* ABOUT THIS EXERCISE *
Where the line with "The demand curve is p = 26" appears in the records below, start there and transcribe each line exactly through the last.

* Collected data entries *
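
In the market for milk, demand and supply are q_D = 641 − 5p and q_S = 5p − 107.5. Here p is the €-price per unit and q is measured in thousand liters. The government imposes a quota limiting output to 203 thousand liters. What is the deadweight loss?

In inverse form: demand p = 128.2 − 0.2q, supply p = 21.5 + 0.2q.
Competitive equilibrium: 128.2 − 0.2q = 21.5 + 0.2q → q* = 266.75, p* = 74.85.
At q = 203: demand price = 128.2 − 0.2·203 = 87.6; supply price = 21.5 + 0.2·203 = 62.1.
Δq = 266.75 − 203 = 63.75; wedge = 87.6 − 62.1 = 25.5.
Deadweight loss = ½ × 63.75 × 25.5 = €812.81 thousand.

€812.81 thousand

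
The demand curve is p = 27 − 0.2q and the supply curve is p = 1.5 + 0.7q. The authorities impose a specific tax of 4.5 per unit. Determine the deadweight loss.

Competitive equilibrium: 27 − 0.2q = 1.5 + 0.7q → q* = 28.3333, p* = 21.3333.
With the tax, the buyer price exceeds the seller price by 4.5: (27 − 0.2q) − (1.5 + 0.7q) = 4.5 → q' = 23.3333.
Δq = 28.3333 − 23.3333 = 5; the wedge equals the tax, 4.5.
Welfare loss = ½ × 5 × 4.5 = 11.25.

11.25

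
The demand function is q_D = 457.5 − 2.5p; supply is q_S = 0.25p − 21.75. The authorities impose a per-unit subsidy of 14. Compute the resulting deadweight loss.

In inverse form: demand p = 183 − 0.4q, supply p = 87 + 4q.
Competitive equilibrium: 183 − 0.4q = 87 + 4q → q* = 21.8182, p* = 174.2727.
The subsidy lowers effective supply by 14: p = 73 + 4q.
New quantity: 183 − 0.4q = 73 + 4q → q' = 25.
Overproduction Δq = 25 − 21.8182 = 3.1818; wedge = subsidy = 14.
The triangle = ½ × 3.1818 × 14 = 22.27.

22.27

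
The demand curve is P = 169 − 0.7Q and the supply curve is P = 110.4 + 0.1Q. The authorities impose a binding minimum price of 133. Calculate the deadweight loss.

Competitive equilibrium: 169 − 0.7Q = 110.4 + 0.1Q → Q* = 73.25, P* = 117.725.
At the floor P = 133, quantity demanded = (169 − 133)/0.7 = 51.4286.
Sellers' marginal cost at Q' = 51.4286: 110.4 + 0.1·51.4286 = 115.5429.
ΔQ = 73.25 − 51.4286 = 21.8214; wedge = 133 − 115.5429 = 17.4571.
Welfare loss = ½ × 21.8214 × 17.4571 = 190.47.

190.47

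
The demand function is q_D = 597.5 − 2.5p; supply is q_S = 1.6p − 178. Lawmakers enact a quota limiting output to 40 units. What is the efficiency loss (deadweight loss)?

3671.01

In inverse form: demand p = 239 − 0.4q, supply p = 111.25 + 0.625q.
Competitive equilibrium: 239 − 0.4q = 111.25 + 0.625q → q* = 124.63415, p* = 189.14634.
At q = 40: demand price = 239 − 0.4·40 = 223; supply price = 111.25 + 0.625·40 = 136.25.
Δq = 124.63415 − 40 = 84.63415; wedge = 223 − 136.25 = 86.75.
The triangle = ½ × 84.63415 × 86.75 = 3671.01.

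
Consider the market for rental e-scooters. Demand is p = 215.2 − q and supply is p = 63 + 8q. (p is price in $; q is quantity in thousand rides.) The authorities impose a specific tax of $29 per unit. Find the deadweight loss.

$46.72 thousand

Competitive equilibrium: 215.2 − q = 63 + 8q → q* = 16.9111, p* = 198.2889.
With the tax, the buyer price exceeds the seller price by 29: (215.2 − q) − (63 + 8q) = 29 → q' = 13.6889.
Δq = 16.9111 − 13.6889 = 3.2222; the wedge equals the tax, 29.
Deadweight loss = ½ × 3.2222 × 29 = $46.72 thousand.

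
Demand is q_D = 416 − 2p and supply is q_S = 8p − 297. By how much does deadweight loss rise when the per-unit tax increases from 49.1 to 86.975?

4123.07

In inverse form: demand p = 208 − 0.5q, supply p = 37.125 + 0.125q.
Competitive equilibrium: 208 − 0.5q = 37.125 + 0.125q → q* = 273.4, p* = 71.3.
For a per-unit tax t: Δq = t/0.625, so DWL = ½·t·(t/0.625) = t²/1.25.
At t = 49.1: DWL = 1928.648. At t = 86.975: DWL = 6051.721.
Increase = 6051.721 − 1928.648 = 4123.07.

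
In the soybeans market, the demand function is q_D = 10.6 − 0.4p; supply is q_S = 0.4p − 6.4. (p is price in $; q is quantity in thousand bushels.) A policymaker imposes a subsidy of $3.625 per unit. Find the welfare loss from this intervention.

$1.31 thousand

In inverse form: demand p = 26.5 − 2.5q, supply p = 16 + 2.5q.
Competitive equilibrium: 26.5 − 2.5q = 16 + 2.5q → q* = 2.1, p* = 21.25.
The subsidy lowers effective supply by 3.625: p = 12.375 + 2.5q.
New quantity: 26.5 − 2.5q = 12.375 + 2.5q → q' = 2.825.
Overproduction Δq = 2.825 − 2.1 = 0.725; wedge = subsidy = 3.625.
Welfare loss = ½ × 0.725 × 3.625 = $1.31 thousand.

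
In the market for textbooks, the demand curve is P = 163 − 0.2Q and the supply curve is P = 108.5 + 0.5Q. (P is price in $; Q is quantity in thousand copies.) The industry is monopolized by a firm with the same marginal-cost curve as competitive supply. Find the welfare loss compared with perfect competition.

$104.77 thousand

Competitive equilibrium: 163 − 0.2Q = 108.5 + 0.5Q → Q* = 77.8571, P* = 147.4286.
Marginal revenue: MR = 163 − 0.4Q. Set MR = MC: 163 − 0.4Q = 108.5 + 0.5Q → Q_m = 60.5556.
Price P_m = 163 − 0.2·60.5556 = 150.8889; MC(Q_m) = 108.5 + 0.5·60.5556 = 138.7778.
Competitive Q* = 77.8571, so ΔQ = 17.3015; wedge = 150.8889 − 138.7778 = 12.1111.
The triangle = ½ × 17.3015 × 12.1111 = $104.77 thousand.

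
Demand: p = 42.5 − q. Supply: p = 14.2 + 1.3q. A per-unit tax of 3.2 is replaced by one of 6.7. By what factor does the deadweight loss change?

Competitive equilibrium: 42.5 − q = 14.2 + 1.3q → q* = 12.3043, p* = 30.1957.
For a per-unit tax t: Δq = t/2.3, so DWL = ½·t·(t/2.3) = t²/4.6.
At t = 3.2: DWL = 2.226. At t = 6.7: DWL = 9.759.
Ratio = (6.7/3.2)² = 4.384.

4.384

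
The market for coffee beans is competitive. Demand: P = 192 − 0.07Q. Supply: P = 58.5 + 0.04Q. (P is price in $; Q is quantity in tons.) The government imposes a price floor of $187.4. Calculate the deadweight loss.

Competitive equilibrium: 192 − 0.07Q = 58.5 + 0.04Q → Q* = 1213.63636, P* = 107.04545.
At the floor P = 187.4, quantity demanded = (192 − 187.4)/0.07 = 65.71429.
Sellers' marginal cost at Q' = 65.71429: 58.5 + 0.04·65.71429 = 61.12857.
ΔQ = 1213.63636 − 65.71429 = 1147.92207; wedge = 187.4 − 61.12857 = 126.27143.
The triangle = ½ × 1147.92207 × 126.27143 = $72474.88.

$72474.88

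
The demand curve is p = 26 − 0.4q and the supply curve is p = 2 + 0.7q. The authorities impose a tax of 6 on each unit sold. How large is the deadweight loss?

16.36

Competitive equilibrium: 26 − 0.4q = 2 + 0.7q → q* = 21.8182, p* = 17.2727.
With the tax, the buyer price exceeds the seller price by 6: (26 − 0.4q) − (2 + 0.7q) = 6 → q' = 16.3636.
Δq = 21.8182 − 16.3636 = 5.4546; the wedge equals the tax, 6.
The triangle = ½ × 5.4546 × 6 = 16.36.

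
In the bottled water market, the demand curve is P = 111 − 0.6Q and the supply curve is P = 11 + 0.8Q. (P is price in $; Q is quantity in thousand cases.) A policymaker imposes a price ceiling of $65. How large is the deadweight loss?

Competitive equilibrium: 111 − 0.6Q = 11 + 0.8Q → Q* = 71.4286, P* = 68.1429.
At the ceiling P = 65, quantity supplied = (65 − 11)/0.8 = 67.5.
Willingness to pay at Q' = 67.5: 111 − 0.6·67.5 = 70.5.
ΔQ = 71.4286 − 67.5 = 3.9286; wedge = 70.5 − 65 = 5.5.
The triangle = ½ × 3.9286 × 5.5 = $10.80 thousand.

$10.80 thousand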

* WRITTEN RESPONSE *
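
The demand curve is p = 26 − 0.4q and the supply curve is p = 2 + 0.7q. The authorities impose a tax of 6 on each unit sold. How large is the deadweight loss?

16.36

Competitive equilibrium: 26 − 0.4q = 2 + 0.7q → q* = 21.8182, p* = 17.2727.
With the tax, the buyer price exceeds the seller price by 6: (26 − 0.4q) − (2 + 0.7q) = 6 → q' = 16.3636.
Δq = 21.8182 − 16.3636 = 5.4546; the wedge equals the tax, 6.
The triangle = ½ × 5.4546 × 6 = 16.36.

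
In the bottled water market, the demand curve is P = 111 − 0.6Q and the supply curve is P = 11 + 0.8Q. (P is price in $; Q is quantity in thousand cases.) A policymaker imposes a price ceiling of $65. How large is the deadweight loss?

Competitive equilibrium: 111 − 0.6Q = 11 + 0.8Q → Q* = 71.4286, P* = 68.1429.
At the ceiling P = 65, quantity supplied = (65 − 11)/0.8 = 67.5.
Willingness to pay at Q' = 67.5: 111 − 0.6·67.5 = 70.5.
ΔQ = 71.4286 − 67.5 = 3.9286; wedge = 70.5 − 65 = 5.5.
The triangle = ½ × 3.9286 × 5.5 = $10.80 thousand.

$10.80 thousand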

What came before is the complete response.